Required action — An exact repetition of the records is required. Leave nothing out.

Extracted entries —
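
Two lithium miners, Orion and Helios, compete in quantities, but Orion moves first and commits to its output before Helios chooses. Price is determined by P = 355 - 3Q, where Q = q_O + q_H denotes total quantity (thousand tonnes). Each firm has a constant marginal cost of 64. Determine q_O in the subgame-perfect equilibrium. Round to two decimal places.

The follower Helios best-responds to any q_O: π_H = (355 - 3Q)q_H - 64q_H.
Follower FOC: 291 - 3q_O - 6q_H = 0, so q_H(q_O) = (291 - 3q_O)/6.
The leader anticipates this reaction. Substituting into P = 355 - 3Q gives P = 419/2 - (3/2)q_O, so π_O = (419/2 - (3/2)q_O)q_O - 64q_O.
Leader FOC: 291/2 - 3q_O = 0, so q_O = 97/2.
Then q_H = (291 - 3·(97/2))/6 = 97/4.

48.50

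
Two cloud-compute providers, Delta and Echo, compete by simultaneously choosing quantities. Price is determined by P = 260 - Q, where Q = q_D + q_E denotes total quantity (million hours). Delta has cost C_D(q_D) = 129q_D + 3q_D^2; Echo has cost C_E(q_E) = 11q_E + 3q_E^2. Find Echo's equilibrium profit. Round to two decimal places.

Delta's profit: π_D = (260 - Q)q_D - (129q_D + 3q_D²). Setting ∂π_D/∂q_D = 0: 131 - 8q_D - (q_E) = 0.
Echo's first-order condition: 249 - 8q_E - (q_D) = 0.
So q_D = (131 - q_E)/8 and q_E = (249 - q_D)/8.
Substituting one into the other gives q_D = 799/63 and q_E = 1861/63.
Price P = 260 - 380/9 = 1960/9.
Echo's profit: (1960/9)·(1861/63) - 11·(1861/63) - 3(1861/63)² = 3490.3714.

3490.37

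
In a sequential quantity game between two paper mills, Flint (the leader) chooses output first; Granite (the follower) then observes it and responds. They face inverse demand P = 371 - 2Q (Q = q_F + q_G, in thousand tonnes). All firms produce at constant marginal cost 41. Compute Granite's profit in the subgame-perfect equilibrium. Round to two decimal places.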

Response to the exercise —
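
Two lithium miners, Orion and Helios, compete in quantities, but Orion moves first and commits to its output before Helios chooses. Price is determined by P = 355 - 3Q, where Q = q_O + q_H denotes total quantity (thousand tonnes). Each firm has a constant marginal cost of 64. Determine q_O in the subgame-perfect equilibrium. Round to two decimal places.

The follower Helios best-responds to any q_O: π_H = (355 - 3Q)q_H - 64q_H.
Follower FOC: 291 - 3q_O - 6q_H = 0, so q_H(q_O) = (291 - 3q_O)/6.
The leader anticipates this reaction. Substituting into P = 355 - 3Q gives P = 419/2 - (3/2)q_O, so π_O = (419/2 - (3/2)q_O)q_O - 64q_O.
Leader FOC: 291/2 - 3q_O = 0, so q_O = 97/2.
Then q_H = (291 - 3·(97/2))/6 = 97/4.

48.50

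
Two cloud-compute providers, Delta and Echo, compete by simultaneously choosing quantities. Price is determined by P = 260 - Q, where Q = q_D + q_E denotes total quantity (million hours). Delta has cost C_D(q_D) = 129q_D + 3q_D^2; Echo has cost C_E(q_E) = 11q_E + 3q_E^2. Find Echo's equilibrium profit. Round to two decimal places.

Delta's profit: π_D = (260 - Q)q_D - (129q_D + 3q_D²). Setting ∂π_D/∂q_D = 0: 131 - 8q_D - (q_E) = 0.
Echo's first-order condition: 249 - 8q_E - (q_D) = 0.
So q_D = (131 - q_E)/8 and q_E = (249 - q_D)/8.
Substituting one into the other gives q_D = 799/63 and q_E = 1861/63.
Price P = 260 - 380/9 = 1960/9.
Echo's profit: (1960/9)·(1861/63) - 11·(1861/63) - 3(1861/63)² = 3490.3714.

3490.37

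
In a sequential quantity game between two paper mills, Flint (the leader) chooses output first; Granite (the follower) then observes it and responds. They face inverse demand P = 371 - 2Q (Q = q_F + q_G, in thousand tonnes). All firms produce at constant marginal cost 41. Compute Granite's profit in the subgame-perfect equilibrium. Round to two decimal places.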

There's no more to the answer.